» **EXERCISE**: Every line of the data below should be retyped exactly.

» **Source records**:
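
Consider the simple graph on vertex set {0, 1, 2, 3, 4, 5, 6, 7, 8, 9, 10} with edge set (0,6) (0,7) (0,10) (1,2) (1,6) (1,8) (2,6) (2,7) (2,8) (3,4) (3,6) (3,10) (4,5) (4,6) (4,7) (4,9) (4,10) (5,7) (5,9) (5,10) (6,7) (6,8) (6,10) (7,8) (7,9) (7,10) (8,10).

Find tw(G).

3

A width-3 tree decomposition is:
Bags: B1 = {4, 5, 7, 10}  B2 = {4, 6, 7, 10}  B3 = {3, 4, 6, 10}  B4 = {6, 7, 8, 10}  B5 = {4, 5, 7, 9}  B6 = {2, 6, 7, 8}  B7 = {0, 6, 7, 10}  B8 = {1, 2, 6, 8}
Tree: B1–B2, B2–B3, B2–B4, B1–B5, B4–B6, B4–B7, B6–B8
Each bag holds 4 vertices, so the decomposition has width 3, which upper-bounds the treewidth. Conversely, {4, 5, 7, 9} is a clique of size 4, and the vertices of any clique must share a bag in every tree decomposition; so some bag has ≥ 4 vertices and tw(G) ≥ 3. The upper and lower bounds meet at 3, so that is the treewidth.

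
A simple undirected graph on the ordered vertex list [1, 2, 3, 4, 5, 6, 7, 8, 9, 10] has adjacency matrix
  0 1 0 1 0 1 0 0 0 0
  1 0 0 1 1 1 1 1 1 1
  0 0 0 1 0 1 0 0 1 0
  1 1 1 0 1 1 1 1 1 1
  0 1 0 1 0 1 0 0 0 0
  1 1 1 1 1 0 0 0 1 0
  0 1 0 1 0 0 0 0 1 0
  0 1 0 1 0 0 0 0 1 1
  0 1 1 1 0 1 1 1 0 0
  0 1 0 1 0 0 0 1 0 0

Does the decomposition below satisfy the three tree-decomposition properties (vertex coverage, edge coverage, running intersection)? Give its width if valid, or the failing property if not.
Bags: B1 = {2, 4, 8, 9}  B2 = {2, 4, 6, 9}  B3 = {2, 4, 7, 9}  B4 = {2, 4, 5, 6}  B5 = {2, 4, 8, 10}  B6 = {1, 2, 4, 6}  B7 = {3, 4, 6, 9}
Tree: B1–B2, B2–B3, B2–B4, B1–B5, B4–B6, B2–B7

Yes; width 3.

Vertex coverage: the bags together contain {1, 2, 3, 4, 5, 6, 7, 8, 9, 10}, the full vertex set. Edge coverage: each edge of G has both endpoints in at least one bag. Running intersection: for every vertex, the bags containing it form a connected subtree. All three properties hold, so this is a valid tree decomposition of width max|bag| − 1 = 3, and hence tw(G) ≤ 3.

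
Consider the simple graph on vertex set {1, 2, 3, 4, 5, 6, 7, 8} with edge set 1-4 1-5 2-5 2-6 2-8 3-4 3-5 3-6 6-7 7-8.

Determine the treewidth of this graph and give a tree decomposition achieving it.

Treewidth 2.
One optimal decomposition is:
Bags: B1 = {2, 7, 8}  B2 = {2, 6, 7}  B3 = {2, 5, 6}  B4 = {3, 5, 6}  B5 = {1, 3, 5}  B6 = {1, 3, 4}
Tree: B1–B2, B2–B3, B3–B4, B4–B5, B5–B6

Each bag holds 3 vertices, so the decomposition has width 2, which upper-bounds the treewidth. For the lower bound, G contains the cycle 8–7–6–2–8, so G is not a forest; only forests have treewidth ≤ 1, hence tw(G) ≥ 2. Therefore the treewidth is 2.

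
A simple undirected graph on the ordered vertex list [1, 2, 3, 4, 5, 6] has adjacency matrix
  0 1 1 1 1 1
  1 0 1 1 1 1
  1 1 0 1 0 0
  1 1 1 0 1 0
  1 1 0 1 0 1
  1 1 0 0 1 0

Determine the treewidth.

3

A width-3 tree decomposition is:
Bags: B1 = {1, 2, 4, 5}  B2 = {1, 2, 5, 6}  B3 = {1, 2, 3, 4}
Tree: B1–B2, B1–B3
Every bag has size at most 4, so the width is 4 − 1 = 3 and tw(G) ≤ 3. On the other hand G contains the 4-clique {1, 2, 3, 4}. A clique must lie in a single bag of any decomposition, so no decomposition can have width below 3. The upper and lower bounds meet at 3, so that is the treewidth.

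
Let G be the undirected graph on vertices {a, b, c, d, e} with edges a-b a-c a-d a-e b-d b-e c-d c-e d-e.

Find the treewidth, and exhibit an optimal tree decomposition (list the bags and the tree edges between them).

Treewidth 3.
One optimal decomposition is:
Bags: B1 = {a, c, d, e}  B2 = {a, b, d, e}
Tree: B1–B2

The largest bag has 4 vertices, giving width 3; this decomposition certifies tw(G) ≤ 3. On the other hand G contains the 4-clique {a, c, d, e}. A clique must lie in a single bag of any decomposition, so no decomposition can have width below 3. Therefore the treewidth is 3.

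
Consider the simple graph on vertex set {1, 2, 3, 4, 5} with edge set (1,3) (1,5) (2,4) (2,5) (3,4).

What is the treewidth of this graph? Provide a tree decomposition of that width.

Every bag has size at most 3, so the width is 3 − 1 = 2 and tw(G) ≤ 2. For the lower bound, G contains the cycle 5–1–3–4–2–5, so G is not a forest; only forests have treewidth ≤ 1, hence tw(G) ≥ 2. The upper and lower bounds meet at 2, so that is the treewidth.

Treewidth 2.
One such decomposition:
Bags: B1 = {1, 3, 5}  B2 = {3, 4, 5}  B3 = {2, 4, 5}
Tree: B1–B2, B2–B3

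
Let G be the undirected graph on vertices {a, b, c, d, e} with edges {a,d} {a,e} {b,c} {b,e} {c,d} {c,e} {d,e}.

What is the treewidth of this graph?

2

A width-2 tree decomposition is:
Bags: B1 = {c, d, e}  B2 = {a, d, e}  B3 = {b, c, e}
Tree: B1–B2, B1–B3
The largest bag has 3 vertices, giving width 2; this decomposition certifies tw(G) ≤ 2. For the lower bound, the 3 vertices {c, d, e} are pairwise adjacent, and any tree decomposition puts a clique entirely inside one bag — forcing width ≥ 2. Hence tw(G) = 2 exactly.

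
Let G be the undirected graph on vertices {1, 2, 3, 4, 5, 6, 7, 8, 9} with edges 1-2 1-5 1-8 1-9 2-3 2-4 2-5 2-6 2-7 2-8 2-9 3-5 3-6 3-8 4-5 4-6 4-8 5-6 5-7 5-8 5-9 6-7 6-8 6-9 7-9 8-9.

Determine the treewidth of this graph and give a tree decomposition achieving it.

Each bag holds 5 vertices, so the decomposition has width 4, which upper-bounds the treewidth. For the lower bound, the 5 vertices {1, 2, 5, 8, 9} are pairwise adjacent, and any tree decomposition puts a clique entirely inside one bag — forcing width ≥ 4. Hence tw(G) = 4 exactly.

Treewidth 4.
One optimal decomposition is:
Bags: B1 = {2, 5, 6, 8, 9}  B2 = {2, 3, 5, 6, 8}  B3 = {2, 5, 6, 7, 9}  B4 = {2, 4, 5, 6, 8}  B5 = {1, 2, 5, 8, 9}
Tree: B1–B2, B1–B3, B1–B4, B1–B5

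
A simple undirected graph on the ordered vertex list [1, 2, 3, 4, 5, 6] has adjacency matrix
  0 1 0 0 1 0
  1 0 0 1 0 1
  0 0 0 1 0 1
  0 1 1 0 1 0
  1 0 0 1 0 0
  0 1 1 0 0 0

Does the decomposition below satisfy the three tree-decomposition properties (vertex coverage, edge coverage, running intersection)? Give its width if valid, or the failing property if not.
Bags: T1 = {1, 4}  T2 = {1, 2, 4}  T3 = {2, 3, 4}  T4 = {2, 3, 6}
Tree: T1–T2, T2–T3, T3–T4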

» **REPLY TO THE TASK**:
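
Consider the simple graph on vertex set {0, 1, 2, 3, 4, 5, 6, 7, 8, 9, 10} with edge set (0,6) (0,7) (0,10) (1,2) (1,6) (1,8) (2,6) (2,7) (2,8) (3,4) (3,6) (3,10) (4,5) (4,6) (4,7) (4,9) (4,10) (5,7) (5,9) (5,10) (6,7) (6,8) (6,10) (7,8) (7,9) (7,10) (8,10).

Find tw(G).

3

A width-3 tree decomposition is:
Bags: B1 = {4, 5, 7, 10}  B2 = {4, 6, 7, 10}  B3 = {3, 4, 6, 10}  B4 = {6, 7, 8, 10}  B5 = {4, 5, 7, 9}  B6 = {2, 6, 7, 8}  B7 = {0, 6, 7, 10}  B8 = {1, 2, 6, 8}
Tree: B1–B2, B2–B3, B2–B4, B1–B5, B4–B6, B4–B7, B6–B8
Each bag holds 4 vertices, so the decomposition has width 3, which upper-bounds the treewidth. Conversely, {4, 5, 7, 9} is a clique of size 4, and the vertices of any clique must share a bag in every tree decomposition; so some bag has ≥ 4 vertices and tw(G) ≥ 3. The upper and lower bounds meet at 3, so that is the treewidth.

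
A simple undirected graph on the ordered vertex list [1, 2, 3, 4, 5, 6, 7, 8, 9, 10] has adjacency matrix
  0 1 0 1 0 1 0 0 0 0
  1 0 0 1 1 1 1 1 1 1
  0 0 0 1 0 1 0 0 1 0
  1 1 1 0 1 1 1 1 1 1
  0 1 0 1 0 1 0 0 0 0
  1 1 1 1 1 0 0 0 1 0
  0 1 0 1 0 0 0 0 1 0
  0 1 0 1 0 0 0 0 1 1
  0 1 1 1 0 1 1 1 0 0
  0 1 0 1 0 0 0 1 0 0

Does the decomposition below satisfy the three tree-decomposition properties (vertex coverage, edge coverage, running intersection)? Give its width if valid, or the failing property if not.
Bags: B1 = {2, 4, 8, 9}  B2 = {2, 4, 6, 9}  B3 = {2, 4, 7, 9}  B4 = {2, 4, 5, 6}  B5 = {2, 4, 8, 10}  B6 = {1, 2, 4, 6}  B7 = {3, 4, 6, 9}
Tree: B1–B2, B2–B3, B2–B4, B1–B5, B4–B6, B2–B7

Yes; width 3.

Vertex coverage: the bags together contain {1, 2, 3, 4, 5, 6, 7, 8, 9, 10}, the full vertex set. Edge coverage: each edge of G has both endpoints in at least one bag. Running intersection: for every vertex, the bags containing it form a connected subtree. All three properties hold, so this is a valid tree decomposition of width max|bag| − 1 = 3, and hence tw(G) ≤ 3.

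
Consider the simple graph on vertex set {1, 2, 3, 4, 5, 6, 7, 8} with edge set 1-4 1-5 2-5 2-6 2-8 3-4 3-5 3-6 6-7 7-8.

Determine the treewidth of this graph and give a tree decomposition achieving it.

Treewidth 2.
One optimal decomposition is:
Bags: B1 = {2, 7, 8}  B2 = {2, 6, 7}  B3 = {2, 5, 6}  B4 = {3, 5, 6}  B5 = {1, 3, 5}  B6 = {1, 3, 4}
Tree: B1–B2, B2–B3, B3–B4, B4–B5, B5–B6

Each bag holds 3 vertices, so the decomposition has width 2, which upper-bounds the treewidth. For the lower bound, G contains the cycle 8–7–6–2–8, so G is not a forest; only forests have treewidth ≤ 1, hence tw(G) ≥ 2. Therefore the treewidth is 2.

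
A simple undirected graph on the ordered vertex list [1, 2, 3, 4, 5, 6] has adjacency matrix
  0 1 1 1 1 1
  1 0 1 1 1 1
  1 1 0 1 0 0
  1 1 1 0 1 0
  1 1 0 1 0 1
  1 1 0 0 1 0

Determine the treewidth.

3

A width-3 tree decomposition is:
Bags: B1 = {1, 2, 4, 5}  B2 = {1, 2, 5, 6}  B3 = {1, 2, 3, 4}
Tree: B1–B2, B1–B3
Every bag has size at most 4, so the width is 4 − 1 = 3 and tw(G) ≤ 3. On the other hand G contains the 4-clique {1, 2, 3, 4}. A clique must lie in a single bag of any decomposition, so no decomposition can have width below 3. The upper and lower bounds meet at 3, so that is the treewidth.

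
Let G be the undirected graph on vertices {a, b, c, d, e} with edges a-b a-c a-d a-e b-d b-e c-d c-e d-e.

Find the treewidth, and exhibit an optimal tree decomposition (list the bags and the tree edges between them).

Treewidth 3.
One optimal decomposition is:
Bags: B1 = {a, c, d, e}  B2 = {a, b, d, e}
Tree: B1–B2

The largest bag has 4 vertices, giving width 3; this decomposition certifies tw(G) ≤ 3. On the other hand G contains the 4-clique {a, c, d, e}. A clique must lie in a single bag of any decomposition, so no decomposition can have width below 3. Therefore the treewidth is 3.

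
Consider the simple graph on vertex set {1, 2, 3, 4, 5} with edge set (1,3) (1,5) (2,4) (2,5) (3,4).

What is the treewidth of this graph? Provide a tree decomposition of that width.

Every bag has size at most 3, so the width is 3 − 1 = 2 and tw(G) ≤ 2. For the lower bound, G contains the cycle 5–1–3–4–2–5, so G is not a forest; only forests have treewidth ≤ 1, hence tw(G) ≥ 2. The upper and lower bounds meet at 2, so that is the treewidth.

Treewidth 2.
One such decomposition:
Bags: B1 = {1, 3, 5}  B2 = {3, 4, 5}  B3 = {2, 4, 5}
Tree: B1–B2, B2–B3

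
Let G be the undirected graph on vertices {a, b, c, d, e} with edges {a,d} {a,e} {b,c} {b,e} {c,d} {c,e} {d,e}.

What is the treewidth of this graph?

2

A width-2 tree decomposition is:
Bags: B1 = {c, d, e}  B2 = {a, d, e}  B3 = {b, c, e}
Tree: B1–B2, B1–B3
The largest bag has 3 vertices, giving width 2; this decomposition certifies tw(G) ≤ 2. For the lower bound, the 3 vertices {c, d, e} are pairwise adjacent, and any tree decomposition puts a clique entirely inside one bag — forcing width ≥ 2. Hence tw(G) = 2 exactly.

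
Let G be the undirected graph on vertices {1, 2, 3, 4, 5, 6, 7, 8, 9} with edges 1-2 1-5 1-8 1-9 2-3 2-4 2-5 2-6 2-7 2-8 2-9 3-5 3-6 3-8 4-5 4-6 4-8 5-6 5-7 5-8 5-9 6-7 6-8 6-9 7-9 8-9.

Determine the treewidth of this graph and give a tree decomposition achieving it.

Each bag holds 5 vertices, so the decomposition has width 4, which upper-bounds the treewidth. For the lower bound, the 5 vertices {1, 2, 5, 8, 9} are pairwise adjacent, and any tree decomposition puts a clique entirely inside one bag — forcing width ≥ 4. Hence tw(G) = 4 exactly.

Treewidth 4.
One optimal decomposition is:
Bags: B1 = {2, 5, 6, 8, 9}  B2 = {2, 3, 5, 6, 8}  B3 = {2, 5, 6, 7, 9}  B4 = {2, 4, 5, 6, 8}  B5 = {1, 2, 5, 8, 9}
Tree: B1–B2, B1–B3, B1–B4, B1–B5

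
A simple undirected graph on the ordered vertex list [1, 2, 3, 4, 5, 6] has adjacency matrix
  0 1 0 0 1 0
  1 0 0 1 0 1
  0 0 0 1 0 1
  0 1 1 0 1 0
  1 0 0 1 0 0
  0 1 1 0 0 0

Does the decomposition below satisfy the three tree-decomposition properties (vertex coverage, edge coverage, running intersection)? Give its width if valid, or the failing property if not.
Bags: T1 = {1, 4}  T2 = {1, 2, 4}  T3 = {2, 3, 4}  T4 = {2, 3, 6}
Tree: T1–T2, T2–T3, T3–T4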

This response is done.